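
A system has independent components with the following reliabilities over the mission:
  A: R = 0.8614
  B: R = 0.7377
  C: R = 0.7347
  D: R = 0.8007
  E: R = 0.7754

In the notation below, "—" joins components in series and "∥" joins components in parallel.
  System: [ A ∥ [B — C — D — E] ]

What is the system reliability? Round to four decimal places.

0.9080

Series (B, C, D, and E): 0.737700 × 0.734700 × 0.800700 × 0.775400 = 0.336500
Parallel (A and [0.336500]): 1 − (1 − 0.861400)(1 − 0.336500) = 0.9080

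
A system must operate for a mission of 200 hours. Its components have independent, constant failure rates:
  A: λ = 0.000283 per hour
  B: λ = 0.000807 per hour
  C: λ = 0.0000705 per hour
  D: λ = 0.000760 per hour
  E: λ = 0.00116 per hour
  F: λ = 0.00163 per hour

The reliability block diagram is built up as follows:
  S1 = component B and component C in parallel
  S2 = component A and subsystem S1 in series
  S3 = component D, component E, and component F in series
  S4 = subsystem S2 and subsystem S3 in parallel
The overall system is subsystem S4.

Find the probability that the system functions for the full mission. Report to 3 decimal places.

0.971

R(A) = exp(−0.000283 × 200) = 0.94497
R(B) = exp(−0.000807 × 200) = 0.85095
R(C) = exp(−0.0000705 × 200) = 0.98600
R(D) = exp(−0.000760 × 200) = 0.85899
R(E) = exp(−0.00116 × 200) = 0.79295
R(F) = exp(−0.00163 × 200) = 0.72181
Parallel (B and C): 1 − (1 − 0.85095)(1 − 0.98600) = 0.99791
Series (A and [0.99791]): 0.94497 × 0.99791 = 0.94300
Series (D, E, and F): 0.85899 × 0.79295 × 0.72181 = 0.49165
Parallel ([0.94300] and [0.49165]): 1 − (1 − 0.94300)(1 − 0.49165) = 0.971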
━━━━━━
Copy each line above where "independent" appears.

## WRITTEN SOLUTION
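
A system has independent components with the following reliabilities over the mission:
A system must operate for a mission of 200 hours. Its components have independent, constant failure rates: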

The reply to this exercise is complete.